About this task: Below is the data. Give it again, complete and exact.

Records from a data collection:
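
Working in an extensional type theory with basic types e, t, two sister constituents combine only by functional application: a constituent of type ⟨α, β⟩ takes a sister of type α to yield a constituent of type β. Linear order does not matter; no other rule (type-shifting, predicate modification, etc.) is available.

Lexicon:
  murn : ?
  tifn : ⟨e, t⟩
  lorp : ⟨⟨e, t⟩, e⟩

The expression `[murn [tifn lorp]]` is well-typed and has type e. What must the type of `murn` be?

At [murn [tifn lorp]] (required: e): [tifn lorp] is e, which is not a function with range e; hence murn is the functor — type ⟨e, e⟩.

⟨e, e⟩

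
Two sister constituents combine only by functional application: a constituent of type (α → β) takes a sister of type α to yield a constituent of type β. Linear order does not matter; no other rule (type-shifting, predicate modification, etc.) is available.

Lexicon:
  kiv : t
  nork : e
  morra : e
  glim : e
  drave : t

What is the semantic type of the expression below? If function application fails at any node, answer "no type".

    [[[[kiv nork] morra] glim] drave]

no type

At [kiv nork]: neither t nor e can take the other as argument; the node is ill-typed.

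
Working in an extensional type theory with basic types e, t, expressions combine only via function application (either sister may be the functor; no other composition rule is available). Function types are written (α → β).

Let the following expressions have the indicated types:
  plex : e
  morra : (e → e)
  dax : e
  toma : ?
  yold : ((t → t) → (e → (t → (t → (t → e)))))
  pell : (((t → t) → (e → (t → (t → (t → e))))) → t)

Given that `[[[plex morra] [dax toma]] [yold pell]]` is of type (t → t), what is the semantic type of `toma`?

For [[[plex morra] [dax toma]] [yold pell]] to have type (t → t) with [yold pell] of type t, [[plex morra] [dax toma]] must be the function: [[plex morra] [dax toma]] : (t → (t → t)).
For [[plex morra] [dax toma]] to have type (t → (t → t)) with [plex morra] of type e, [dax toma] must be the function: [dax toma] : (e → (t → (t → t))).
For [dax toma] to have type (e → (t → (t → t))) with dax of type e, toma must be the function: toma : (e → (e → (t → (t → t)))).

(e → (e → (t → (t → t))))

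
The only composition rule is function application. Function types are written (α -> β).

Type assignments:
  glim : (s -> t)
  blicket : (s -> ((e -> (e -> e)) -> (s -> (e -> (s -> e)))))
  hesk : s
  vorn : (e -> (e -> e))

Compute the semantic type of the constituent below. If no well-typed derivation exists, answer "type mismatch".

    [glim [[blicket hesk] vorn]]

[blicket hesk]: (s -> ((e -> (e -> e)) -> (s -> (e -> (s -> e))))) applied to s yields ((e -> (e -> e)) -> (s -> (e -> (s -> e)))).
[[blicket hesk] vorn]: ((e -> (e -> e)) -> (s -> (e -> (s -> e)))) applied to (e -> (e -> e)) yields (s -> (e -> (s -> e))).
[glim [[blicket hesk] vorn]]: (s -> t) with (s -> (e -> (s -> e))) — neither is a function whose domain matches the other; composition fails here.

type mismatch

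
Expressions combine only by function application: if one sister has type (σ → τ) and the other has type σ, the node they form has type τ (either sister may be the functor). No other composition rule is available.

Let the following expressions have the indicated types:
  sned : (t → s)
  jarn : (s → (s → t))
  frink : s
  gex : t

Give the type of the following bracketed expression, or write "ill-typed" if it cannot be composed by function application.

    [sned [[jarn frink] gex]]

[jarn frink]: (s → (s → t)) applied to s yields (s → t).
At [[jarn frink] gex]: neither (s → t) nor t can take the other as argument; the node is ill-typed.

ill-typed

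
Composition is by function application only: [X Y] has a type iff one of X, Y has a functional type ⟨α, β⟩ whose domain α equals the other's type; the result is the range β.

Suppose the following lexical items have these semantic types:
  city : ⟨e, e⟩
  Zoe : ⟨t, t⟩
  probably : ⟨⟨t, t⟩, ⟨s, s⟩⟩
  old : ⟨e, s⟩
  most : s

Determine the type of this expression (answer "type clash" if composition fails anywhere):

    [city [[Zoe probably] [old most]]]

At [Zoe probably], probably : ⟨⟨t, t⟩, ⟨s, s⟩⟩ takes Zoe : ⟨t, t⟩, giving ⟨s, s⟩.
[old most]: ⟨e, s⟩ and s cannot combine by function application — type clash.

type clash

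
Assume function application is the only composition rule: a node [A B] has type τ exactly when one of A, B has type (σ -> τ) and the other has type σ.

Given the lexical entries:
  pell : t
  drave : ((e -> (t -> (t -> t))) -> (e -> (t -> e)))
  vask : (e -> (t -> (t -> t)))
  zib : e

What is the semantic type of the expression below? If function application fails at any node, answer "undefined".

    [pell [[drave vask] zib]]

e

[drave vask]: ((e -> (t -> (t -> t))) -> (e -> (t -> e))) applied to (e -> (t -> (t -> t))) yields (e -> (t -> e)).
[[drave vask] zib]: (e -> (t -> e)) applied to e yields (t -> e).
[pell [[drave vask] zib]]: (t -> e) applied to t yields e.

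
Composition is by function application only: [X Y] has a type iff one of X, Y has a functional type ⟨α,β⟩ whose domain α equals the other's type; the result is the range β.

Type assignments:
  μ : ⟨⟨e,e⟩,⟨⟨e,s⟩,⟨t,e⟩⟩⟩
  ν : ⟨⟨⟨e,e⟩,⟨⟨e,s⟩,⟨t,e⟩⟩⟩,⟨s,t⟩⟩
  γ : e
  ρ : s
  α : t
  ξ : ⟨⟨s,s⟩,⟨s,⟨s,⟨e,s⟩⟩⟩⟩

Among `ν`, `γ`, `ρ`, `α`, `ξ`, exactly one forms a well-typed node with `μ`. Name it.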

Problem solution:
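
Working in an extensional type theory with basic types e, t, two sister constituents combine only by functional application: a constituent of type ⟨α, β⟩ takes a sister of type α to yield a constituent of type β. Linear order does not matter; no other rule (type-shifting, predicate modification, etc.) is available.

Lexicon:
  murn : ?
  tifn : ⟨e, t⟩
  lorp : ⟨⟨e, t⟩, e⟩

The expression `[murn [tifn lorp]]` is well-typed and has type e. What must the type of `murn` be?

At [murn [tifn lorp]] (required: e): [tifn lorp] is e, which is not a function with range e; hence murn is the functor — type ⟨e, e⟩.

⟨e, e⟩

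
Two sister constituents combine only by functional application: a constituent of type (α → β) takes a sister of type α to yield a constituent of type β. Linear order does not matter; no other rule (type-shifting, predicate modification, etc.) is available.

Lexicon:
  kiv : t
  nork : e
  morra : e
  glim : e
  drave : t

What is the semantic type of the expression below? If function application fails at any node, answer "no type".

    [[[[kiv nork] morra] glim] drave]

no type

At [kiv nork]: neither t nor e can take the other as argument; the node is ill-typed.

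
Working in an extensional type theory with basic types e, t, expressions combine only via function application (either sister may be the functor; no other composition rule is available). Function types are written (α → β).

Let the following expressions have the indicated types:
  plex : e
  morra : (e → e)
  dax : e
  toma : ?
  yold : ((t → t) → (e → (t → (t → (t → e)))))
  pell : (((t → t) → (e → (t → (t → (t → e))))) → t)

Given that `[[[plex morra] [dax toma]] [yold pell]]` is of type (t → t), what is the semantic type of `toma`?

For [[[plex morra] [dax toma]] [yold pell]] to have type (t → t) with [yold pell] of type t, [[plex morra] [dax toma]] must be the function: [[plex morra] [dax toma]] : (t → (t → t)).
For [[plex morra] [dax toma]] to have type (t → (t → t)) with [plex morra] of type e, [dax toma] must be the function: [dax toma] : (e → (t → (t → t))).
For [dax toma] to have type (e → (t → (t → t))) with dax of type e, toma must be the function: toma : (e → (e → (t → (t → t)))).

(e → (e → (t → (t → t))))

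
The only composition rule is function application. Function types are written (α -> β).

Type assignments:
  glim : (s -> t)
  blicket : (s -> ((e -> (e -> e)) -> (s -> (e -> (s -> e)))))
  hesk : s
  vorn : (e -> (e -> e))

Compute the semantic type of the constituent below. If no well-typed derivation exists, answer "type mismatch".

    [glim [[blicket hesk] vorn]]

[blicket hesk]: (s -> ((e -> (e -> e)) -> (s -> (e -> (s -> e))))) applied to s yields ((e -> (e -> e)) -> (s -> (e -> (s -> e)))).
[[blicket hesk] vorn]: ((e -> (e -> e)) -> (s -> (e -> (s -> e)))) applied to (e -> (e -> e)) yields (s -> (e -> (s -> e))).
[glim [[blicket hesk] vorn]]: (s -> t) with (s -> (e -> (s -> e))) — neither is a function whose domain matches the other; composition fails here.

type mismatch

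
Expressions combine only by function application: if one sister has type (σ → τ) and the other has type σ, the node they form has type τ (either sister may be the functor). No other composition rule is available.

Let the following expressions have the indicated types:
  sned : (t → s)
  jarn : (s → (s → t))
  frink : s
  gex : t

Give the type of the following bracketed expression, or write "ill-typed" if it cannot be composed by function application.

    [sned [[jarn frink] gex]]

[jarn frink]: (s → (s → t)) applied to s yields (s → t).
At [[jarn frink] gex]: neither (s → t) nor t can take the other as argument; the node is ill-typed.

ill-typed

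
Composition is by function application only: [X Y] has a type iff one of X, Y has a functional type ⟨α, β⟩ whose domain α equals the other's type; the result is the range β.

Suppose the following lexical items have these semantic types:
  city : ⟨e, e⟩
  Zoe : ⟨t, t⟩
  probably : ⟨⟨t, t⟩, ⟨s, s⟩⟩
  old : ⟨e, s⟩
  most : s

Determine the type of this expression (answer "type clash" if composition fails anywhere):

    [city [[Zoe probably] [old most]]]

At [Zoe probably], probably : ⟨⟨t, t⟩, ⟨s, s⟩⟩ takes Zoe : ⟨t, t⟩, giving ⟨s, s⟩.
[old most]: ⟨e, s⟩ and s cannot combine by function application — type clash.

type clash

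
Assume function application is the only composition rule: a node [A B] has type τ exactly when one of A, B has type (σ -> τ) and the other has type σ.

Given the lexical entries:
  pell : t
  drave : ((e -> (t -> (t -> t))) -> (e -> (t -> e)))
  vask : (e -> (t -> (t -> t)))
  zib : e

What is the semantic type of the expression below? If function application fails at any node, answer "undefined".

    [pell [[drave vask] zib]]

e

[drave vask]: ((e -> (t -> (t -> t))) -> (e -> (t -> e))) applied to (e -> (t -> (t -> t))) yields (e -> (t -> e)).
[[drave vask] zib]: (e -> (t -> e)) applied to e yields (t -> e).
[pell [[drave vask] zib]]: (t -> e) applied to t yields e.

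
Composition is by function application only: [X Y] has a type iff one of X, Y has a functional type ⟨α,β⟩ whose domain α equals the other's type; the result is the range β.

Type assignments:
  μ : ⟨⟨e,e⟩,⟨⟨e,s⟩,⟨t,e⟩⟩⟩
  ν : ⟨⟨⟨e,e⟩,⟨⟨e,s⟩,⟨t,e⟩⟩⟩,⟨s,t⟩⟩
  γ : e
  ρ : s
  α : t
  ξ : ⟨⟨s,s⟩,⟨s,⟨s,⟨e,s⟩⟩⟩⟩

Among `ν`, `γ`, `ρ`, `α`, `ξ`, exactly one forms a well-typed node with `μ`. Name it.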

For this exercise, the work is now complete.